- [About this exercise]
Every record must reappear in the answer exactly as given.

- [The data]
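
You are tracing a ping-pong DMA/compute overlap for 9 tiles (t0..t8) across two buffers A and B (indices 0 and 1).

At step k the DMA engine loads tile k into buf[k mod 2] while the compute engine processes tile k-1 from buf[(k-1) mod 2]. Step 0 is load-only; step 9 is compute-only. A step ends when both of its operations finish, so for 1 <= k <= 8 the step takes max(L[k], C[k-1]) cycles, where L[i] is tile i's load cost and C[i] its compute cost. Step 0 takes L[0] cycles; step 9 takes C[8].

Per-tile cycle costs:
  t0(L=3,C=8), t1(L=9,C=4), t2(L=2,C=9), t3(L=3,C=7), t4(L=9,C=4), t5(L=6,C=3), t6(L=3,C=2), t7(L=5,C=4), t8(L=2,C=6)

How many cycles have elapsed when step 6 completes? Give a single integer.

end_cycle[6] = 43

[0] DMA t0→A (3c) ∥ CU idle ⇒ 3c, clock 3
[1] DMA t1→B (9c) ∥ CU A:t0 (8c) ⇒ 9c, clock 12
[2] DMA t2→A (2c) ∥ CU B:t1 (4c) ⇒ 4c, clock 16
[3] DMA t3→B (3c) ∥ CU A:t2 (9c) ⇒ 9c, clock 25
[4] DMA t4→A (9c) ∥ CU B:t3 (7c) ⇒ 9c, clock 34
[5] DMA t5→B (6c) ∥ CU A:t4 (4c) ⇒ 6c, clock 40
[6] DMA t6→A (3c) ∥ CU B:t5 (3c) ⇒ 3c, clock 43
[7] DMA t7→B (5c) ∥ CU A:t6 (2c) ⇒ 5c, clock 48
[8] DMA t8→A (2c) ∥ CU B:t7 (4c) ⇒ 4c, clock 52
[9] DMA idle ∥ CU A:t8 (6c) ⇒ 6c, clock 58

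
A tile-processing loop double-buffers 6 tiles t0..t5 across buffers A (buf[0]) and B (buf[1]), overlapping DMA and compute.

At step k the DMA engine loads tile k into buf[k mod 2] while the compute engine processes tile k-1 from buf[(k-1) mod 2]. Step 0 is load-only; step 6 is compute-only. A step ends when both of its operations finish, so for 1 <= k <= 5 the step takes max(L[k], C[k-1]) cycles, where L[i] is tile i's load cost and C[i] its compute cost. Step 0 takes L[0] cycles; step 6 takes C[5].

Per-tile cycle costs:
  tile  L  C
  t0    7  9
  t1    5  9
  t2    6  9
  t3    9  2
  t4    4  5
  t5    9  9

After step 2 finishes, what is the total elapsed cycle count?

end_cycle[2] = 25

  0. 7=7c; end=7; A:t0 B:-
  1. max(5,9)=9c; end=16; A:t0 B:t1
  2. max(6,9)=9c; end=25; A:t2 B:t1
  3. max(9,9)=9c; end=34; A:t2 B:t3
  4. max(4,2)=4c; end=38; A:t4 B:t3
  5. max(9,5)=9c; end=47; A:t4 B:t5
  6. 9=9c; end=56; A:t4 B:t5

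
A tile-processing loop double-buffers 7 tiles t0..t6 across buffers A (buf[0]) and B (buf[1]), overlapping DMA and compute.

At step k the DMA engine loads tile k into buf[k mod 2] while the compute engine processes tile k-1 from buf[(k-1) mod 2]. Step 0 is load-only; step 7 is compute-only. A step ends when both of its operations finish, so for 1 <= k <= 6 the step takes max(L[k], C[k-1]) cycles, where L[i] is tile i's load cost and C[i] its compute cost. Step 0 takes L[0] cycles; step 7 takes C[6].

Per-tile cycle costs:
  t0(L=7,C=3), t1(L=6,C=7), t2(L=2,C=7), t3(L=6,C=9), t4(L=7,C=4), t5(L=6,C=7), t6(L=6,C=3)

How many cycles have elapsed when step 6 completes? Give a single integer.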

- [Response to the exercise]
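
You are tracing a ping-pong DMA/compute overlap for 9 tiles (t0..t8) across two buffers A and B (indices 0 and 1).

At step k the DMA engine loads tile k into buf[k mod 2] while the compute engine processes tile k-1 from buf[(k-1) mod 2]. Step 0 is load-only; step 9 is compute-only. A step ends when both of its operations finish, so for 1 <= k <= 8 the step takes max(L[k], C[k-1]) cycles, where L[i] is tile i's load cost and C[i] its compute cost. Step 0 takes L[0] cycles; step 9 takes C[8].

Per-tile cycle costs:
  t0(L=3,C=8), t1(L=9,C=4), t2(L=2,C=9), t3(L=3,C=7), t4(L=9,C=4), t5(L=6,C=3), t6(L=3,C=2), t7(L=5,C=4), t8(L=2,C=6)

How many cycles have elapsed when step 6 completes? Give a single integer.

end_cycle[6] = 43

[0] DMA t0→A (3c) ∥ CU idle ⇒ 3c, clock 3
[1] DMA t1→B (9c) ∥ CU A:t0 (8c) ⇒ 9c, clock 12
[2] DMA t2→A (2c) ∥ CU B:t1 (4c) ⇒ 4c, clock 16
[3] DMA t3→B (3c) ∥ CU A:t2 (9c) ⇒ 9c, clock 25
[4] DMA t4→A (9c) ∥ CU B:t3 (7c) ⇒ 9c, clock 34
[5] DMA t5→B (6c) ∥ CU A:t4 (4c) ⇒ 6c, clock 40
[6] DMA t6→A (3c) ∥ CU B:t5 (3c) ⇒ 3c, clock 43
[7] DMA t7→B (5c) ∥ CU A:t6 (2c) ⇒ 5c, clock 48
[8] DMA t8→A (2c) ∥ CU B:t7 (4c) ⇒ 4c, clock 52
[9] DMA idle ∥ CU A:t8 (6c) ⇒ 6c, clock 58

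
A tile-processing loop double-buffers 6 tiles t0..t5 across buffers A (buf[0]) and B (buf[1]), overlapping DMA and compute.

At step k the DMA engine loads tile k into buf[k mod 2] while the compute engine processes tile k-1 from buf[(k-1) mod 2]. Step 0 is load-only; step 6 is compute-only. A step ends when both of its operations finish, so for 1 <= k <= 5 the step takes max(L[k], C[k-1]) cycles, where L[i] is tile i's load cost and C[i] its compute cost. Step 0 takes L[0] cycles; step 6 takes C[5].

Per-tile cycle costs:
  tile  L  C
  t0    7  9
  t1    5  9
  t2    6  9
  t3    9  2
  t4    4  5
  t5    9  9

After step 2 finishes, what is the total elapsed cycle count?

end_cycle[2] = 25

  0. 7=7c; end=7; A:t0 B:-
  1. max(5,9)=9c; end=16; A:t0 B:t1
  2. max(6,9)=9c; end=25; A:t2 B:t1
  3. max(9,9)=9c; end=34; A:t2 B:t3
  4. max(4,2)=4c; end=38; A:t4 B:t3
  5. max(9,5)=9c; end=47; A:t4 B:t5
  6. 9=9c; end=56; A:t4 B:t5

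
A tile-processing loop double-buffers 7 tiles t0..t6 across buffers A (buf[0]) and B (buf[1]), overlapping DMA and compute.

At step k the DMA engine loads tile k into buf[k mod 2] while the compute engine processes tile k-1 from buf[(k-1) mod 2]. Step 0 is load-only; step 7 is compute-only. A step ends when both of its operations finish, so for 1 <= k <= 6 the step takes max(L[k], C[k-1]) cycles, where L[i] is tile i's load cost and C[i] its compute cost. Step 0 takes L[0] cycles; step 7 takes C[6].

Per-tile cycle costs:
  t0(L=7,C=3), t1(L=6,C=7), t2(L=2,C=7), t3(L=6,C=9), t4(L=7,C=4), t5(L=6,C=7), t6(L=6,C=3)

How many cycles have elapsed when step 6 completes? Give a single integer.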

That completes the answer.